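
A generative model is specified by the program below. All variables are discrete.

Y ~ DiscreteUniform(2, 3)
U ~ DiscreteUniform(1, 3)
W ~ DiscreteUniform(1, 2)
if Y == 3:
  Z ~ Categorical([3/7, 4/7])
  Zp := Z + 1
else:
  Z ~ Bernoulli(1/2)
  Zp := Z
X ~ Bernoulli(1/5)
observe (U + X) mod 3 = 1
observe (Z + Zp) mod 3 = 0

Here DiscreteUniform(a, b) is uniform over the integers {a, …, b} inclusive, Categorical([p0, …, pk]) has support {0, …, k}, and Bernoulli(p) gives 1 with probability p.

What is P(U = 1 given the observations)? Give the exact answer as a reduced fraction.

Enumerate traces; 8 have nonzero weight after conditioning:
  (Y=2, U=1, W=1, Z=0, X=0) weight 1/30
  (Y=2, U=1, W=2, Z=0, X=0) weight 1/30
  (Y=2, U=3, W=1, Z=0, X=1) weight 1/120
  (Y=2, U=3, W=2, Z=0, X=1) weight 1/120
  (Y=3, U=1, W=1, Z=1, X=0) weight 4/105
  (Y=3, U=1, W=2, Z=1, X=0) weight 4/105
  (Y=3, U=3, W=1, Z=1, X=1) weight 1/105
  (Y=3, U=3, W=2, Z=1, X=1) weight 1/105
Group by U:
  weight(U=1) = 1/7
  weight(U=3) = 1/28
Total weight = 1/7 + 1/28 = 5/28
P(U=1 | obs) = 1/7 / 5/28 = 4/5
P(U=3 | obs) = 1/28 / 5/28 = 1/5

P(U = 1 | obs) = 4/5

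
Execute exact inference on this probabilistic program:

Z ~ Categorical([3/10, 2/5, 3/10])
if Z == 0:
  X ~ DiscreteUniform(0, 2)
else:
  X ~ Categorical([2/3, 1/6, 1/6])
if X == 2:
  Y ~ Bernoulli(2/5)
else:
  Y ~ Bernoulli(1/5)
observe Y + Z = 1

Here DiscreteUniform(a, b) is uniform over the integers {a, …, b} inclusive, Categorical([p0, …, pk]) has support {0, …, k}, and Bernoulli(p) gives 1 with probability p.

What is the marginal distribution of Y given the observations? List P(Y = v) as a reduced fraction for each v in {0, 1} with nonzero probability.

P(Y=0) = 23/29, P(Y=1) = 6/29

Enumerate traces; 6 have nonzero weight after conditioning:
  (Z=0, X=0, Y=1) weight 1/50
  (Z=0, X=1, Y=1) weight 1/50
  (Z=0, X=2, Y=1) weight 1/25
  (Z=1, X=0, Y=0) weight 16/75
  (Z=1, X=1, Y=0) weight 4/75
  (Z=1, X=2, Y=0) weight 1/25
Group by Y:
  weight(Y=0) = 23/75
  weight(Y=1) = 2/25
Total weight = 23/75 + 2/25 = 29/75
P(Y=0 | obs) = 23/75 / 29/75 = 23/29
P(Y=1 | obs) = 2/25 / 29/75 = 6/29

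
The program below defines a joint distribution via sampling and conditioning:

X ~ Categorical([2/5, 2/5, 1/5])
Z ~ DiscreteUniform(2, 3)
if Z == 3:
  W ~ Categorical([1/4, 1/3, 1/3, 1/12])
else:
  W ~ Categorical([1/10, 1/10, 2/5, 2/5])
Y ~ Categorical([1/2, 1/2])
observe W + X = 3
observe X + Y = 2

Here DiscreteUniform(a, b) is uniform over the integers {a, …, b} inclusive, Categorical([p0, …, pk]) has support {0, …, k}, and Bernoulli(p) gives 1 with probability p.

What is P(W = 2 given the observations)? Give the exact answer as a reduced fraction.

P(W = 2 | obs) = 44/57

Enumerate traces; 4 have nonzero weight after conditioning:
  (X=1, Z=2, W=2, Y=1) weight 1/25
  (X=1, Z=3, W=2, Y=1) weight 1/30
  (X=2, Z=2, W=1, Y=0) weight 1/200
  (X=2, Z=3, W=1, Y=0) weight 1/60
Group by W:
  weight(W=1) = 13/600
  weight(W=2) = 11/150
Total weight = 13/600 + 11/150 = 19/200
P(W=1 | obs) = 13/600 / 19/200 = 13/57
P(W=2 | obs) = 11/150 / 19/200 = 44/57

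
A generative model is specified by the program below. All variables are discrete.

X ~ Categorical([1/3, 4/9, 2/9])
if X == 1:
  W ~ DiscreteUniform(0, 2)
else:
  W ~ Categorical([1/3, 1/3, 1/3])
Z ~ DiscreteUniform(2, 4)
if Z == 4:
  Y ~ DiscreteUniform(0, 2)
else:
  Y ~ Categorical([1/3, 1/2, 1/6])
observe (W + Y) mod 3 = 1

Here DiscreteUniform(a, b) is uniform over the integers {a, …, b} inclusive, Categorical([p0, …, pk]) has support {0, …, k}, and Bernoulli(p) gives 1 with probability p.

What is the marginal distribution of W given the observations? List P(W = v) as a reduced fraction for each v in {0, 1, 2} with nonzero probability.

Enumerate traces; 27 have nonzero weight after conditioning:
  (X=0, W=0, Z=2, Y=1) weight 1/54
  (X=0, W=0, Z=3, Y=1) weight 1/54
  (X=0, W=0, Z=4, Y=1) weight 1/81
  (X=0, W=1, Z=2, Y=0) weight 1/81
  (X=0, W=1, Z=3, Y=0) weight 1/81
  (X=0, W=1, Z=4, Y=0) weight 1/81
  (X=0, W=2, Z=2, Y=2) weight 1/162
  (X=0, W=2, Z=3, Y=2) weight 1/162
  … 19 more
Group by W:
  weight(W=0) = 4/27
  weight(W=1) = 1/9
  weight(W=2) = 2/27
Total weight = 4/27 + 1/9 + 2/27 = 1/3
P(W=0 | obs) = 4/27 / 1/3 = 4/9
P(W=1 | obs) = 1/9 / 1/3 = 1/3
P(W=2 | obs) = 2/27 / 1/3 = 2/9

P(W=0) = 4/9, P(W=1) = 1/3, P(W=2) = 2/9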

--------

### Exercise
Task for the records above: copy every line in which the word "observe" occurs.

### Problem solution
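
observe (U + X) mod 3 = 1
observe (Z + Zp) mod 3 = 0
observe Y + Z = 1
observe W + X = 3
observe X + Y = 2
observe (W + Y) mod 3 = 1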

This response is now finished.